Return every entry in full, with no alterations.

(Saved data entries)
=== Begin Enclosure ===
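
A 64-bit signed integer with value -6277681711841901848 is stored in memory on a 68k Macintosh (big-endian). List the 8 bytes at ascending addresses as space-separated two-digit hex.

Two's complement of -6277681711841901848 in 64 bits: 6277681711841901848 = 0x571ECE419F4D7D18; invert → 0xA8E131BE60B282E7; add 1 → 0xA8E131BE60B282E8.
Split into bytes (most-significant first): A8 E1 31 BE 60 B2 82 E8.
Big-endian stores the most-significant byte at the lowest address.
So the memory order matches the most-significant-first order: A8 E1 31 BE 60 B2 82 E8.

A8 E1 31 BE 60 B2 82 E8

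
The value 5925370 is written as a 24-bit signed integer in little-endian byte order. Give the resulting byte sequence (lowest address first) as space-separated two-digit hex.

5925370 in hexadecimal, padded to 24 bits, is 0x5A69FA.
Split into bytes (most-significant first): 5A 69 FA.
Little-endian: lowest address holds the least-significant byte.
So at ascending addresses the bytes are FA 69 5A.

FA 69 5A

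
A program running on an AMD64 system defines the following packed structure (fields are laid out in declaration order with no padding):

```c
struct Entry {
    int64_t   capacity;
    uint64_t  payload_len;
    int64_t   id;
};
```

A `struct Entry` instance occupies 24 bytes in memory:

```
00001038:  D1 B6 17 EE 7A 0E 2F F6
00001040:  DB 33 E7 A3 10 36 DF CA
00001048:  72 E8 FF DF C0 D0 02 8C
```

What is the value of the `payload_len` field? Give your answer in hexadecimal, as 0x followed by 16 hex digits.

0xCADF3610A3E733DB

`payload_len` follows `capacity` (8 bytes), so it starts at byte offset 8 and occupies 8 bytes.
Bytes at offsets 8..15: DB 33 E7 A3 10 36 DF CA.
In little-endian order the low byte comes first in memory.
Reassemble most-significant byte first: CA DF 36 10 A3 E7 33 DB → 0xCADF3610A3E733DB.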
=== End Enclosure ===
_EXERCISE RESULT_.
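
A 64-bit signed integer with value -6277681711841901848 is stored in memory on a 68k Macintosh (big-endian). List the 8 bytes at ascending addresses as space-separated two-digit hex.

Two's complement of -6277681711841901848 in 64 bits: 6277681711841901848 = 0x571ECE419F4D7D18; invert → 0xA8E131BE60B282E7; add 1 → 0xA8E131BE60B282E8.
Split into bytes (most-significant first): A8 E1 31 BE 60 B2 82 E8.
Big-endian stores the most-significant byte at the lowest address.
So the memory order matches the most-significant-first order: A8 E1 31 BE 60 B2 82 E8.

A8 E1 31 BE 60 B2 82 E8

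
The value 5925370 is written as a 24-bit signed integer in little-endian byte order. Give the resulting byte sequence (lowest address first) as space-separated two-digit hex.

5925370 in hexadecimal, padded to 24 bits, is 0x5A69FA.
Split into bytes (most-significant first): 5A 69 FA.
Little-endian: lowest address holds the least-significant byte.
So at ascending addresses the bytes are FA 69 5A.

FA 69 5A

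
A program running on an AMD64 system defines the following packed structure (fields are laid out in declaration order with no padding):

```c
struct Entry {
    int64_t   capacity;
    uint64_t  payload_len;
    int64_t   id;
};
```

A `struct Entry` instance occupies 24 bytes in memory:

```
00001038:  D1 B6 17 EE 7A 0E 2F F6
00001040:  DB 33 E7 A3 10 36 DF CA
00001048:  72 E8 FF DF C0 D0 02 8C
```

What is the value of the `payload_len` field? Give your answer in hexadecimal, as 0x followed by 16 hex digits.

0xCADF3610A3E733DB

`payload_len` follows `capacity` (8 bytes), so it starts at byte offset 8 and occupies 8 bytes.
Bytes at offsets 8..15: DB 33 E7 A3 10 36 DF CA.
In little-endian order the low byte comes first in memory.
Reassemble most-significant byte first: CA DF 36 10 A3 E7 33 DB → 0xCADF3610A3E733DB.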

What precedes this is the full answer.